[Assigned task]
What lines in the records include the string "alphabet"? Return each one.

[Recorded information]
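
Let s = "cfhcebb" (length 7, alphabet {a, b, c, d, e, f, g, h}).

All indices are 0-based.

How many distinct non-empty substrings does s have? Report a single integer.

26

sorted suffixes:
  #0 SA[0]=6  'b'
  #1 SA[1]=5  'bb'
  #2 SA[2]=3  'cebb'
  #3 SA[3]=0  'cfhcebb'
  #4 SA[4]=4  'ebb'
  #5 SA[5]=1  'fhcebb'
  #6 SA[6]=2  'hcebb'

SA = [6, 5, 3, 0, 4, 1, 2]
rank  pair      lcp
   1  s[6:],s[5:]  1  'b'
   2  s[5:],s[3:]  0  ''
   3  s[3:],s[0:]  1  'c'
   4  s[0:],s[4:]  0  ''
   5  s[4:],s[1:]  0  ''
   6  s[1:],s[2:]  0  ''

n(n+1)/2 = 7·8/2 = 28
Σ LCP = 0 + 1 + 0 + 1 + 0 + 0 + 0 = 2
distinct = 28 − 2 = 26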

==

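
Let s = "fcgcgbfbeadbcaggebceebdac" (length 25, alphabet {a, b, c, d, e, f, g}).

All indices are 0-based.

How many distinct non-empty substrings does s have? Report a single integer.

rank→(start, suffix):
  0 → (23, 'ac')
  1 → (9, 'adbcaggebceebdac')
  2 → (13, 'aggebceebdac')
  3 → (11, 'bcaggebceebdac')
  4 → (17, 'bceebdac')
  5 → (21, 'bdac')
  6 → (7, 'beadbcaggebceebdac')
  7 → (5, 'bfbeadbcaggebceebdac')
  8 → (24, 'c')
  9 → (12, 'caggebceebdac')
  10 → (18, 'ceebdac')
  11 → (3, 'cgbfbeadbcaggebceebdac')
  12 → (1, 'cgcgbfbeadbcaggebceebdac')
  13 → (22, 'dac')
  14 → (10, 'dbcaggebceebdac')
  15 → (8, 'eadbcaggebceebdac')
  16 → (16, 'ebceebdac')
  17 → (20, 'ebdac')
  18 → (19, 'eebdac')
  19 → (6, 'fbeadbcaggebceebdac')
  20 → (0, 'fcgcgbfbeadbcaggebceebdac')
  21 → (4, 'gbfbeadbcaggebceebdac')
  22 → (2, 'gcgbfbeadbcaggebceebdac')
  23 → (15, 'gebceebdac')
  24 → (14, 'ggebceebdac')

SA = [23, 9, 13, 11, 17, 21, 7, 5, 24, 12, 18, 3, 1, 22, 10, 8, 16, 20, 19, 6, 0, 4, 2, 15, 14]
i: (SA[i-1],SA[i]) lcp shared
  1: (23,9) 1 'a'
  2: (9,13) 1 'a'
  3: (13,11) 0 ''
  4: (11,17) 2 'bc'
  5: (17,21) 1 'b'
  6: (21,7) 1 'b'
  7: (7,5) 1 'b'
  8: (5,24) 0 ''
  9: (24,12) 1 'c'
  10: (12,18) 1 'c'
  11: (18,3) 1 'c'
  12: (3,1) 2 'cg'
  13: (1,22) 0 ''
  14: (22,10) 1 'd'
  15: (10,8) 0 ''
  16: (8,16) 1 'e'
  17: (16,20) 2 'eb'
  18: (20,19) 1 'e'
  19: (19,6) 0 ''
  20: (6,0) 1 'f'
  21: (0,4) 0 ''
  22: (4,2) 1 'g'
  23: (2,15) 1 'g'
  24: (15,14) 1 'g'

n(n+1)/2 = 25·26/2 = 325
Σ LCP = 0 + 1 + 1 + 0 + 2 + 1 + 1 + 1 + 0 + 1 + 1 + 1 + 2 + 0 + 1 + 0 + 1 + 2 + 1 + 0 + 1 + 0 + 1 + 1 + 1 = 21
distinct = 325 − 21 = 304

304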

[Response area]
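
Let s = "cfhcebb" (length 7, alphabet {a, b, c, d, e, f, g, h}).
Let s = "fcgcgbfbeadbcaggebceebdac" (length 25, alphabet {a, b, c, d, e, f, g}).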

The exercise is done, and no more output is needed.